* Your instructions:
Within the records below, filter for lines carrying the word "from" and copy them.

- - - -

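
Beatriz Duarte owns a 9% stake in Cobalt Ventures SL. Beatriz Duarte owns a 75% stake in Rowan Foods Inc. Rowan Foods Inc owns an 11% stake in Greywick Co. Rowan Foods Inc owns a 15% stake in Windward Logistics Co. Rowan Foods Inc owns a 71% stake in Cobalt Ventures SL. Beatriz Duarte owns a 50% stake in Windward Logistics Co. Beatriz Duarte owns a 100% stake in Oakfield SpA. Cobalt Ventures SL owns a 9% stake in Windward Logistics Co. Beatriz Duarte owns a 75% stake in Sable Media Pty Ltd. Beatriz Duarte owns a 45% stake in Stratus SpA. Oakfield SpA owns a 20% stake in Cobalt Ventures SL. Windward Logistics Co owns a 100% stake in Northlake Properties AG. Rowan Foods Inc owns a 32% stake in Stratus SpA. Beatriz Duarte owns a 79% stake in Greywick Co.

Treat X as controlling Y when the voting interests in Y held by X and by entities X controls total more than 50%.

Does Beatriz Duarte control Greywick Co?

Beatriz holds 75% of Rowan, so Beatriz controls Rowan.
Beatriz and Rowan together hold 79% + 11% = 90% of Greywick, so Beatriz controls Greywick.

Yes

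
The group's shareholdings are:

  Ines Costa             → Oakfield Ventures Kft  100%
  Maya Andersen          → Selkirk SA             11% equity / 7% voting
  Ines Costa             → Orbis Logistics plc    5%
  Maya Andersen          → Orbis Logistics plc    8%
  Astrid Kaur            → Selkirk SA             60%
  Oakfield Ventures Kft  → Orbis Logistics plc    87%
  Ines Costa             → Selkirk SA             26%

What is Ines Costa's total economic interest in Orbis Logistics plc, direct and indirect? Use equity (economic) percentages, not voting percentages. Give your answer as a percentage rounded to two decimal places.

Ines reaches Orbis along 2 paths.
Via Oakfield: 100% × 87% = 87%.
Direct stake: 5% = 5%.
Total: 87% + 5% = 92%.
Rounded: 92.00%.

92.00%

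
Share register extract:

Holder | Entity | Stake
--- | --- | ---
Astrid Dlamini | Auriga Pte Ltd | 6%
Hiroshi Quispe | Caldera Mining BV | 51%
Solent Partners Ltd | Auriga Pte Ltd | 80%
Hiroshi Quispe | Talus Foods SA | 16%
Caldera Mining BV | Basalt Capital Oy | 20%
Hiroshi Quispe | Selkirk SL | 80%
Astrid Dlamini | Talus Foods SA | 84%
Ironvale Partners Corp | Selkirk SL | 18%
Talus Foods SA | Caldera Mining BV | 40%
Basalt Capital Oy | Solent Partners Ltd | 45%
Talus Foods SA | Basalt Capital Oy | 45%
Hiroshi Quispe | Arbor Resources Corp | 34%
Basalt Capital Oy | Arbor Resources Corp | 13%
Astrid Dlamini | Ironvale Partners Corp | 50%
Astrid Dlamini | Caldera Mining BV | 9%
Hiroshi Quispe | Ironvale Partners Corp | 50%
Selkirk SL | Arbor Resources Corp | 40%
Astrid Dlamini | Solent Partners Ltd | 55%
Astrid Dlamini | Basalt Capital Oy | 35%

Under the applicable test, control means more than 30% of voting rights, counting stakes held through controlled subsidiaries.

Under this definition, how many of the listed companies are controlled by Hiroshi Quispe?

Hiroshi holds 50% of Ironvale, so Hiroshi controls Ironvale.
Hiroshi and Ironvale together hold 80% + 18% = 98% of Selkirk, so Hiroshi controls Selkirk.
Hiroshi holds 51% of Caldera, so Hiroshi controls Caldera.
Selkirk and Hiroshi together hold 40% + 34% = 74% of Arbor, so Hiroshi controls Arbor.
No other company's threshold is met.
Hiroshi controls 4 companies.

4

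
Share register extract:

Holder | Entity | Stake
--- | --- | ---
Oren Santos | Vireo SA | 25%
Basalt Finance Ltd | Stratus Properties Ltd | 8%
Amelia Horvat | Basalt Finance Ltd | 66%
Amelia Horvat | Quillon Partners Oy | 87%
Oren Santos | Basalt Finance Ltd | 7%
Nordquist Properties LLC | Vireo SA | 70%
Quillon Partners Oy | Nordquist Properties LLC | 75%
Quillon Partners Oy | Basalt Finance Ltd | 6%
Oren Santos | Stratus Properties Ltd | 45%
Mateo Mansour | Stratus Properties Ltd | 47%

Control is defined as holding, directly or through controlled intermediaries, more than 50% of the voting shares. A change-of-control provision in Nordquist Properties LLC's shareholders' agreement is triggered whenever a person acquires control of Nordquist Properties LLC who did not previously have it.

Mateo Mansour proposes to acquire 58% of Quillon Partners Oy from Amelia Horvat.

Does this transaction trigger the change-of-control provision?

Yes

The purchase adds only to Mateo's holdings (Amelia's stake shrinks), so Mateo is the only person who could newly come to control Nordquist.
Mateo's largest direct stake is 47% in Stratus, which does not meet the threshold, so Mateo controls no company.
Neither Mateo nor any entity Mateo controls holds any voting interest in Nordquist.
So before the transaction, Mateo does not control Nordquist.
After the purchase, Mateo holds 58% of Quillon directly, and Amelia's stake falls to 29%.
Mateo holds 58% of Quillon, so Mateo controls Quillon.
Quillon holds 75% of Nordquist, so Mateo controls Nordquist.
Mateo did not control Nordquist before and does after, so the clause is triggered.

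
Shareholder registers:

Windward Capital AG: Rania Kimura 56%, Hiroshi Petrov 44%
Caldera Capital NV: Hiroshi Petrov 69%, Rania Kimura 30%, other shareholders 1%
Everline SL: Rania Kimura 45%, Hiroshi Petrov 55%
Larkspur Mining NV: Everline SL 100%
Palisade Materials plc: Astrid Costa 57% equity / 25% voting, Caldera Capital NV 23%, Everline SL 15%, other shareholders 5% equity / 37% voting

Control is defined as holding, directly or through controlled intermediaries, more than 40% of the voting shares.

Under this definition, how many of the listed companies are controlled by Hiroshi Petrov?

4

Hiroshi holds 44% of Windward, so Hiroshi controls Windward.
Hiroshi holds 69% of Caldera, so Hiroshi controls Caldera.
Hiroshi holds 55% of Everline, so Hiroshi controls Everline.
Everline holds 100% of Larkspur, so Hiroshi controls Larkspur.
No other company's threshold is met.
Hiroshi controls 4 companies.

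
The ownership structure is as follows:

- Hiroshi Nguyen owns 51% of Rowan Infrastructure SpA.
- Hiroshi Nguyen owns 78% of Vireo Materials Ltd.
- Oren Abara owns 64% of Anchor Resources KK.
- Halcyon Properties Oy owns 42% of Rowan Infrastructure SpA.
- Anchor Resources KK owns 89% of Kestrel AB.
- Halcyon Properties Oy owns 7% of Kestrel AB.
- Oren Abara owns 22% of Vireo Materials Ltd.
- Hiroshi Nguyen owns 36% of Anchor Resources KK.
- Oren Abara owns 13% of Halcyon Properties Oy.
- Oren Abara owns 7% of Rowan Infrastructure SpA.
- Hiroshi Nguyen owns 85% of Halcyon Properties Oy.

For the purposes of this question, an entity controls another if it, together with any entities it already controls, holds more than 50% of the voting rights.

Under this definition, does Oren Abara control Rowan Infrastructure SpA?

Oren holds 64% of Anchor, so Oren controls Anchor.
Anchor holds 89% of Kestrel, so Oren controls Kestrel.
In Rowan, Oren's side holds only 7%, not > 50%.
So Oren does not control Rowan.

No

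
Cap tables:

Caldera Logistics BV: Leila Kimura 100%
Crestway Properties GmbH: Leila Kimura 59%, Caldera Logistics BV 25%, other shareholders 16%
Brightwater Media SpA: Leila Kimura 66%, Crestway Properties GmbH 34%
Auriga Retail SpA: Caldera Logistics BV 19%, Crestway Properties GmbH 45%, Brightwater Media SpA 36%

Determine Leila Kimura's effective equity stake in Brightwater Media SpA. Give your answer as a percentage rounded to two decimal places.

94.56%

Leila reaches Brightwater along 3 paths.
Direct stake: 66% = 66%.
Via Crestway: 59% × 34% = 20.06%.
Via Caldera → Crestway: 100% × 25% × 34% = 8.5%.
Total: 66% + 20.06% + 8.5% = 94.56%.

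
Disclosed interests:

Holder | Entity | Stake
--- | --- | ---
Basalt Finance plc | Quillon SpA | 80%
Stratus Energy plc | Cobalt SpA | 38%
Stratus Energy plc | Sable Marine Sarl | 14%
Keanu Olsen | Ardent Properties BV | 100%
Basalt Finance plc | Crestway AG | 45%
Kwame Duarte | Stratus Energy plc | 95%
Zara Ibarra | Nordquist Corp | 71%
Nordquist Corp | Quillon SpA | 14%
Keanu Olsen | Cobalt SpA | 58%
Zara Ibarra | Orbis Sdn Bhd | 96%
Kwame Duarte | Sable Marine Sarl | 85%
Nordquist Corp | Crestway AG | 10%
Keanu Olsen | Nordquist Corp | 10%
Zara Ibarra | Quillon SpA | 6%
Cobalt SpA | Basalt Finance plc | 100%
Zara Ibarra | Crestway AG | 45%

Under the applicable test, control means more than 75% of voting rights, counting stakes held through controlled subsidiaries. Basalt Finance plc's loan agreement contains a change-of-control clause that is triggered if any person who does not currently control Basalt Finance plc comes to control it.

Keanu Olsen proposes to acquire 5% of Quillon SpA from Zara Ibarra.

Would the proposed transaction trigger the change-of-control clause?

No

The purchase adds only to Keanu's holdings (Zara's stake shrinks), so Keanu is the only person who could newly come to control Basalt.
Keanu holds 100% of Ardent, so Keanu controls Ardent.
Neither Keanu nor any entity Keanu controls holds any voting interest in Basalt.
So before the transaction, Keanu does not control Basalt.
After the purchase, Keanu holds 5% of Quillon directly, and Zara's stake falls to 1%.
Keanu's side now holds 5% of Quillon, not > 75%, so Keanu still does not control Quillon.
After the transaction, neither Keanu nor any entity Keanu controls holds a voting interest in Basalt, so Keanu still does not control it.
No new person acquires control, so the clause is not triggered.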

- - - -

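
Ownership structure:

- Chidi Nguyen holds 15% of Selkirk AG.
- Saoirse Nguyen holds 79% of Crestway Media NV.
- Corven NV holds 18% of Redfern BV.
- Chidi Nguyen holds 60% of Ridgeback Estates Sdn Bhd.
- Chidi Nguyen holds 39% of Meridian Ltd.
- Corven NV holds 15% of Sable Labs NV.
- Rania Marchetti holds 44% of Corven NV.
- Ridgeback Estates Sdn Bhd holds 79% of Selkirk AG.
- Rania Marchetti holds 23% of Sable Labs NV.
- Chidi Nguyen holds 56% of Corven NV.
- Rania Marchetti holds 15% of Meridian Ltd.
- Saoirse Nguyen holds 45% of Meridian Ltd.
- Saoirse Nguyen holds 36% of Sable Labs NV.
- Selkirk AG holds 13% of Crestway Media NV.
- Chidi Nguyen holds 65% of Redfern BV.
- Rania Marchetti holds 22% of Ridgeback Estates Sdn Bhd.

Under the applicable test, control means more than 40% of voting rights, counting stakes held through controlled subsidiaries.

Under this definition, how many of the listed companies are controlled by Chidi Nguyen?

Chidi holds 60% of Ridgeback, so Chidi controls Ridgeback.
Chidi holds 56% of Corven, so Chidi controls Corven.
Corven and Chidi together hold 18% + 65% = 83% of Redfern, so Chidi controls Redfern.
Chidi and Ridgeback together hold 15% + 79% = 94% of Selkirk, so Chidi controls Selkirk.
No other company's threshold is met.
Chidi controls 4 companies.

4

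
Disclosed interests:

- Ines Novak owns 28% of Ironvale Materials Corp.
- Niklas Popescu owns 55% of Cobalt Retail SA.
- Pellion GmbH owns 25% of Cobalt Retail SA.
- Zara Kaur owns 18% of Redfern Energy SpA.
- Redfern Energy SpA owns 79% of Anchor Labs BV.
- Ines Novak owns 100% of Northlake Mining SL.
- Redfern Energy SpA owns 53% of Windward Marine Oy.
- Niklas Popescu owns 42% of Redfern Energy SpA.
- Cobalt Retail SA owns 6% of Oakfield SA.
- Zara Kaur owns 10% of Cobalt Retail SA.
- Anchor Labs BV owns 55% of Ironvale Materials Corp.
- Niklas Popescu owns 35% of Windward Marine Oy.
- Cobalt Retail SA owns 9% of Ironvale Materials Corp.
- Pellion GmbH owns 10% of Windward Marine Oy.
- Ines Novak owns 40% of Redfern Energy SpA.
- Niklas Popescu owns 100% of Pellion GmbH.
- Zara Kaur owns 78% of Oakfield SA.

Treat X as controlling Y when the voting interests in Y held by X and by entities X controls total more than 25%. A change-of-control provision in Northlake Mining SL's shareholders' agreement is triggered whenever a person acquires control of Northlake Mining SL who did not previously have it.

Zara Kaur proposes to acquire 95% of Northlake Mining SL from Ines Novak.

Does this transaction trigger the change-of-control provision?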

- - - -

* Solution for this task:
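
Mateo Mansour proposes to acquire 58% of Quillon Partners Oy from Amelia Horvat.
Keanu Olsen proposes to acquire 5% of Quillon SpA from Zara Ibarra.
Zara Kaur proposes to acquire 95% of Northlake Mining SL from Ines Novak.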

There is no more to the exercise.